(Collected data)
^^^^^^^^

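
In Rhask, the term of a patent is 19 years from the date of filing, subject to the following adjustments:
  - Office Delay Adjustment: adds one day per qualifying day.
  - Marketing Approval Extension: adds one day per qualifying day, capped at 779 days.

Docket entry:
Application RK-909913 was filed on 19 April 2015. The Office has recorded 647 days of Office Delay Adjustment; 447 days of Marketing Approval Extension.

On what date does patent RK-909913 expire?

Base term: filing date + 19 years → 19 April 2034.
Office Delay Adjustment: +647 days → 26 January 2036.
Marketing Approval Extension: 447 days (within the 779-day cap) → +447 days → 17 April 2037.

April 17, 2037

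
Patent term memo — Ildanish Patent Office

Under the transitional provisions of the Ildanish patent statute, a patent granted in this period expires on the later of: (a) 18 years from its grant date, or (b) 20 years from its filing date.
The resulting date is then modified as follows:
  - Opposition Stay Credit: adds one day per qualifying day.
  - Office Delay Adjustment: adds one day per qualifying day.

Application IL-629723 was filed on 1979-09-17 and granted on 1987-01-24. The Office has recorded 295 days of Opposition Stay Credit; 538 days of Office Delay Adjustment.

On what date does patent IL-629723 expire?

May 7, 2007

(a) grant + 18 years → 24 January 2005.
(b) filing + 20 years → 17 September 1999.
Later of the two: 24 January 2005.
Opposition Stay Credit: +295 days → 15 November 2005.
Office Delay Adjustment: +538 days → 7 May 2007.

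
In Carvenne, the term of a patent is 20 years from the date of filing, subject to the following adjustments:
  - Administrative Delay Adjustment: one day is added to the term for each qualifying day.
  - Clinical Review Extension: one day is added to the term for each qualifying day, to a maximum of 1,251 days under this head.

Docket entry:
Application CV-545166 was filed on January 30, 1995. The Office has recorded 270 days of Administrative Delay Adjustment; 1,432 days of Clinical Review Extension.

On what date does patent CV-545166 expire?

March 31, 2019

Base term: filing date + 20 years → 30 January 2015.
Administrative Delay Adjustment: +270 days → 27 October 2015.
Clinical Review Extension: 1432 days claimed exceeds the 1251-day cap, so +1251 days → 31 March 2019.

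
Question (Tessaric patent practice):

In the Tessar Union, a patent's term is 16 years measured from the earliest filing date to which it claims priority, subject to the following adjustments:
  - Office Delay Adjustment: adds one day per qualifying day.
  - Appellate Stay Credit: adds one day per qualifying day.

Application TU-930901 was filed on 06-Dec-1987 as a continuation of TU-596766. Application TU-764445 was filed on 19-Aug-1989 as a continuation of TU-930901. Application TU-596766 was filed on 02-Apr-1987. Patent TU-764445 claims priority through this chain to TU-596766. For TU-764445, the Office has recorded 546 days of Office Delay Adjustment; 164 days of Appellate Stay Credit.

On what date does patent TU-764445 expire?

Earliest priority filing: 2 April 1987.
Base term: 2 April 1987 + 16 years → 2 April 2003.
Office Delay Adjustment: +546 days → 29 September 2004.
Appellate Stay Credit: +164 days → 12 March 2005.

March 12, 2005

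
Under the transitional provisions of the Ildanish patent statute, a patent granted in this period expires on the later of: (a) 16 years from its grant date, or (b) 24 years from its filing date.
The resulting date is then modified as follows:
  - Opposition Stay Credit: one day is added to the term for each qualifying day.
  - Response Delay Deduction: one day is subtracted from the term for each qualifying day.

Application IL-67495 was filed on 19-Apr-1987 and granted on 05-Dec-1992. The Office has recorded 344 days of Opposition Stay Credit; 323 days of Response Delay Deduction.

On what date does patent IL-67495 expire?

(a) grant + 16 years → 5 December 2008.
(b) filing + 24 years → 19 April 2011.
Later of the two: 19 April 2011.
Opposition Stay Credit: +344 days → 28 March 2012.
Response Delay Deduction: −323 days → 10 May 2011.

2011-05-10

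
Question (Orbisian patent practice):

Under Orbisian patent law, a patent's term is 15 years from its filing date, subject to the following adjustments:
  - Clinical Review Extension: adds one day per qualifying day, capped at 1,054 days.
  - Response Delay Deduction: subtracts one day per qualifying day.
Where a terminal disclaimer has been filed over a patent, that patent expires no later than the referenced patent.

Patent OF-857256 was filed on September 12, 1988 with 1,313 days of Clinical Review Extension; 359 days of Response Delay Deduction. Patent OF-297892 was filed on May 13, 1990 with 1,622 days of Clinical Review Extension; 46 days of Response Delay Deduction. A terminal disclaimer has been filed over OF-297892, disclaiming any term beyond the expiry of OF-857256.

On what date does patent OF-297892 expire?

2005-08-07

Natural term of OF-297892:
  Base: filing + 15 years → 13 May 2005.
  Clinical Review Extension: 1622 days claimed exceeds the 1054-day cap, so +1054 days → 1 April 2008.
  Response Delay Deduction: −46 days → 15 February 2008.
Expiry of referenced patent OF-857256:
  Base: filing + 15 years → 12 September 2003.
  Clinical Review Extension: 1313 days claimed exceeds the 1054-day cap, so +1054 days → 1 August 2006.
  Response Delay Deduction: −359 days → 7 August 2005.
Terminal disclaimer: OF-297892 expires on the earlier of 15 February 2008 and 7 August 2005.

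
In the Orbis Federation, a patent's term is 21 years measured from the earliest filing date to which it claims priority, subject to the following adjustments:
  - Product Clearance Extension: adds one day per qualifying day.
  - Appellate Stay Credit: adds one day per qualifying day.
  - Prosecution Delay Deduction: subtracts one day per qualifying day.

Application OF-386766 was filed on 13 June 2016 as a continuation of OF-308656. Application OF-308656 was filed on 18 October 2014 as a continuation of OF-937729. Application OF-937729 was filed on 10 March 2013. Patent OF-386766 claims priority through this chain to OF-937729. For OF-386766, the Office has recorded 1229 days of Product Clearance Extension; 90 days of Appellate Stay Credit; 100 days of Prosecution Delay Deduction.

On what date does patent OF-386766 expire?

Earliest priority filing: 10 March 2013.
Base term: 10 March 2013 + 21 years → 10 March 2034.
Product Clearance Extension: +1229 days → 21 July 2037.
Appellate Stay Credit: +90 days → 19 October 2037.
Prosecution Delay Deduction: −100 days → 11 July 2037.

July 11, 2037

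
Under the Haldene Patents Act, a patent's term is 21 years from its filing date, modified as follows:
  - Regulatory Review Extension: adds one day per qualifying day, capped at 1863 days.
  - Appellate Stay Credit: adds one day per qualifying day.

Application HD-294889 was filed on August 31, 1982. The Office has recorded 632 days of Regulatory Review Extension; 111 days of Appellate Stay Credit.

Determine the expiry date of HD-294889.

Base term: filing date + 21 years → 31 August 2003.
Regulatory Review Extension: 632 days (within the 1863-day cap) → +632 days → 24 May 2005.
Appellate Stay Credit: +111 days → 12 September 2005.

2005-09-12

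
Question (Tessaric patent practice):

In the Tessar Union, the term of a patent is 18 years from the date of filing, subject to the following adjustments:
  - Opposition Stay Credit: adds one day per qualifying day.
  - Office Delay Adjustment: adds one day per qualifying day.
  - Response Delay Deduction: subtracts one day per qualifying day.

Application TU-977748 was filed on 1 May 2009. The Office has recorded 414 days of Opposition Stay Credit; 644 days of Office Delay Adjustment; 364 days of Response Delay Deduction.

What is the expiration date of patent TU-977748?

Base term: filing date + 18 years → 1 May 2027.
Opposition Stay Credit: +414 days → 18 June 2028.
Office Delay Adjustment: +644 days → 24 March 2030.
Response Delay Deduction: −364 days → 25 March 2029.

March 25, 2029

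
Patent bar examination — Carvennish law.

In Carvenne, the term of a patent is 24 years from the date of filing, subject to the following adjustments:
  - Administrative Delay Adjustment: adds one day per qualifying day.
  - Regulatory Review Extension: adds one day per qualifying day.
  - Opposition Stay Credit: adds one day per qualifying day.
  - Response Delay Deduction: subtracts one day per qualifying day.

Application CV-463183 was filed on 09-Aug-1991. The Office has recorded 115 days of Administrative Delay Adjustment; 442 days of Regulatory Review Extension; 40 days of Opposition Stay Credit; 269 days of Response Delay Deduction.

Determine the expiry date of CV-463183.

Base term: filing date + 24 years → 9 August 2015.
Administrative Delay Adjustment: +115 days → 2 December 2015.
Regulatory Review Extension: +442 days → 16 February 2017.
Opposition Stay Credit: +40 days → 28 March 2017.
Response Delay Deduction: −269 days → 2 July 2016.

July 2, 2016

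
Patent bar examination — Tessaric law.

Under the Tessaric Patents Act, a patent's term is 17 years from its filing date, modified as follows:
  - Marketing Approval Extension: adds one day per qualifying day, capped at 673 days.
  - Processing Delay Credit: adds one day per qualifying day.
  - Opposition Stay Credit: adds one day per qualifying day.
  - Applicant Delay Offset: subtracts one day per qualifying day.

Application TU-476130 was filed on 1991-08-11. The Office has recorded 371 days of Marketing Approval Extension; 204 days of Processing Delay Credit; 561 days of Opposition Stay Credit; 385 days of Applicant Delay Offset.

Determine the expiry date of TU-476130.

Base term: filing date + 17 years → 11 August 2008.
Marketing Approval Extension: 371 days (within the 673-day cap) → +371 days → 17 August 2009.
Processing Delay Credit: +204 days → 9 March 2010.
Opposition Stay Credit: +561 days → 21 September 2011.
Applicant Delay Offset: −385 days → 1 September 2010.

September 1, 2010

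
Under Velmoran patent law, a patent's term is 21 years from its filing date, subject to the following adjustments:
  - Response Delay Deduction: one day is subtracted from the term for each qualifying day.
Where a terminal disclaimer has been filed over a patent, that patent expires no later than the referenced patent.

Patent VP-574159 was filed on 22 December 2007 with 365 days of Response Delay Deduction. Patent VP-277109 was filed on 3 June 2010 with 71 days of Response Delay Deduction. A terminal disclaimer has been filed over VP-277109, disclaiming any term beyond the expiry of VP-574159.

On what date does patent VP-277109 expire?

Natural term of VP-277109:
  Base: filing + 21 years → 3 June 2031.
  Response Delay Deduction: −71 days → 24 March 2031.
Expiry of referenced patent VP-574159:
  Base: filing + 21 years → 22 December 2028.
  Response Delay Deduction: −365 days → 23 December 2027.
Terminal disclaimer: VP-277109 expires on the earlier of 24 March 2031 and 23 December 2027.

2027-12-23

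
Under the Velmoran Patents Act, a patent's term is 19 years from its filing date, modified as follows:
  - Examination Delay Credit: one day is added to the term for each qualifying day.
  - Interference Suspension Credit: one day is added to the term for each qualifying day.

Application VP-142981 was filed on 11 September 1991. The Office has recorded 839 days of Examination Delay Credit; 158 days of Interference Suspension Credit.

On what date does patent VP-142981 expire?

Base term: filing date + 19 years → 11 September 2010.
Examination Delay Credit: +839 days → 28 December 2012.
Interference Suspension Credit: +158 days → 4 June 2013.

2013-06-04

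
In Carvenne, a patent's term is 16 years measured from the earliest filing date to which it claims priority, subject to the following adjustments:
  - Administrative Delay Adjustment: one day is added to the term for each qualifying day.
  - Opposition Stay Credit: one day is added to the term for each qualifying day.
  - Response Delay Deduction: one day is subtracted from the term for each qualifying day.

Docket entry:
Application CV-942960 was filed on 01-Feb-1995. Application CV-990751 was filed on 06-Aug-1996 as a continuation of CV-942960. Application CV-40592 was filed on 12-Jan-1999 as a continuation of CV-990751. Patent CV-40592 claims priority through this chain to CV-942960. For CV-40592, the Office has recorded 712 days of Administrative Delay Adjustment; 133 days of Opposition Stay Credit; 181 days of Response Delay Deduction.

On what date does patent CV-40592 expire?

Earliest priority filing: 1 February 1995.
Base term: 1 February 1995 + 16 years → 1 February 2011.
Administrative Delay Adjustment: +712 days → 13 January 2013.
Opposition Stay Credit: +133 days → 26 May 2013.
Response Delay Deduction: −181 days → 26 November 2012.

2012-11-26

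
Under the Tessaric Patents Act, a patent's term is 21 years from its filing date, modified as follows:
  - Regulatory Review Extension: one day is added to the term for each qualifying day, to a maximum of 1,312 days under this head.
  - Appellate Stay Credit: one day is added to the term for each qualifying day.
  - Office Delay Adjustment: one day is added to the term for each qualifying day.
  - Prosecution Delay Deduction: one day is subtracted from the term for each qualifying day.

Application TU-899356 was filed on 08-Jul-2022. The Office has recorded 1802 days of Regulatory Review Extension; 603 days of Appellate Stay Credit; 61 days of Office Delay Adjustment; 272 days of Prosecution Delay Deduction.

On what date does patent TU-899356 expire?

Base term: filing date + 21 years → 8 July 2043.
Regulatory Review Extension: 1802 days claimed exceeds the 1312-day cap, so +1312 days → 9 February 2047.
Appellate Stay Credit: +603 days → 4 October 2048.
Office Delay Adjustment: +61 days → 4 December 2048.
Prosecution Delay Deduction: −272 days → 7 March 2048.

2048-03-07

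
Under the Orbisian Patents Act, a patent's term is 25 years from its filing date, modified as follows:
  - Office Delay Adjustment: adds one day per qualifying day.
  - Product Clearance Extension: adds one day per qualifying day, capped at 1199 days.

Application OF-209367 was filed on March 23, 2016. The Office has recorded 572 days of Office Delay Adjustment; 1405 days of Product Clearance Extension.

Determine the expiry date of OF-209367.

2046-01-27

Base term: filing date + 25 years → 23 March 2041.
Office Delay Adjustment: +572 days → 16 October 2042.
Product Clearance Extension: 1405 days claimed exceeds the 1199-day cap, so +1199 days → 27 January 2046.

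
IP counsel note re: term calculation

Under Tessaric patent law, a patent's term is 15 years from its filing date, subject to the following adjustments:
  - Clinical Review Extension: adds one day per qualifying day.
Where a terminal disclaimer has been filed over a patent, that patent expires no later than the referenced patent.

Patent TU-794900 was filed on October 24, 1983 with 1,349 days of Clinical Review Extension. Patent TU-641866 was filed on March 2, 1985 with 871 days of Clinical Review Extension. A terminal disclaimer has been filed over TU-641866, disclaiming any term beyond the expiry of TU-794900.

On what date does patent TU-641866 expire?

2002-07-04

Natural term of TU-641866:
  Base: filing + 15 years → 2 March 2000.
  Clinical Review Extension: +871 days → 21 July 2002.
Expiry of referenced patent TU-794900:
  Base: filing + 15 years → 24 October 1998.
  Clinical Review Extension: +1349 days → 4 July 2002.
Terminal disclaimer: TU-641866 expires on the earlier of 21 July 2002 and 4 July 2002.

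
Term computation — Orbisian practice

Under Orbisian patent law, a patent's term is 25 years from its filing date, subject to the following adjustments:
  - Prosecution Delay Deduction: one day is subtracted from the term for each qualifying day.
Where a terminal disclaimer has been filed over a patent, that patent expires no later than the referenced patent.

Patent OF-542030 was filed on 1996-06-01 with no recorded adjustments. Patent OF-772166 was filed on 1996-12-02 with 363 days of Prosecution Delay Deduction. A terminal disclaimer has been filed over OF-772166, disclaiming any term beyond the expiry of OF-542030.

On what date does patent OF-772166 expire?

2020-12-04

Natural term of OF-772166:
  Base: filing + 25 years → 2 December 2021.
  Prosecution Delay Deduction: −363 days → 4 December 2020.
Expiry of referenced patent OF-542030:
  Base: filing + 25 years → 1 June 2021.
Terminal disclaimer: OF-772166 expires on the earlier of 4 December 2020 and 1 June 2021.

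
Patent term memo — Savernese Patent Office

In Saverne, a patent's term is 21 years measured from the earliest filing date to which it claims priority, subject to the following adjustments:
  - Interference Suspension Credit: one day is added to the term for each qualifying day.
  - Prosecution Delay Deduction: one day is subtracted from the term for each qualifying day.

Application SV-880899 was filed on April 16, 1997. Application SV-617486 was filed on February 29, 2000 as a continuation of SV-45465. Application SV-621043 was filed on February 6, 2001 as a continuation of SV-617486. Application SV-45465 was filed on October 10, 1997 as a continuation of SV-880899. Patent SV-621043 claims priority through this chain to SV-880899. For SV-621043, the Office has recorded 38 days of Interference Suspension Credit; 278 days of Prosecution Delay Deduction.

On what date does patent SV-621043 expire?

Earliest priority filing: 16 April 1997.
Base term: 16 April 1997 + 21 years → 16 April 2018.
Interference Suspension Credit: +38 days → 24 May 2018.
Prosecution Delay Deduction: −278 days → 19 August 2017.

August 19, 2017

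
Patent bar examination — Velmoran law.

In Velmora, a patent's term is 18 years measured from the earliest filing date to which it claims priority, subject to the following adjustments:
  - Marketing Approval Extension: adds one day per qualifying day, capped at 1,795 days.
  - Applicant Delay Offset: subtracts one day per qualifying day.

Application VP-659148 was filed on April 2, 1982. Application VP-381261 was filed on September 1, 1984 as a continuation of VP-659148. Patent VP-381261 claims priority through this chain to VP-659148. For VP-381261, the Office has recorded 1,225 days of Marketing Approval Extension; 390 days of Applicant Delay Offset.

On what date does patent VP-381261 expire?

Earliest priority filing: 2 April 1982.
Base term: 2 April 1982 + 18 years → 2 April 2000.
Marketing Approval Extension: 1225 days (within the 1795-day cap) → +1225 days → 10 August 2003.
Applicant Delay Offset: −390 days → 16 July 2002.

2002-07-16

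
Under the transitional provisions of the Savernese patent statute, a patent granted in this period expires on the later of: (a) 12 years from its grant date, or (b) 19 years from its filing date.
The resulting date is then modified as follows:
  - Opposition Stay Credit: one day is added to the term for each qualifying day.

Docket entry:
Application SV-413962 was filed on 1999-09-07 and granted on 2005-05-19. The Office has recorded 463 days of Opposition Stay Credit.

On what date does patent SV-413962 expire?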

^^^^^^^^

ACTIVITY —
Lines holding the word "Velmoran" in the entries above are the ones to pull out. Copy them all.

OUTPUT —
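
Under Velmoran patent law, a patent's term is 21 years from its filing date, subject to the following adjustments:
Under the Velmoran Patents Act, a patent's term is 19 years from its filing date, modified as follows:
Patent bar examination — Velmoran law.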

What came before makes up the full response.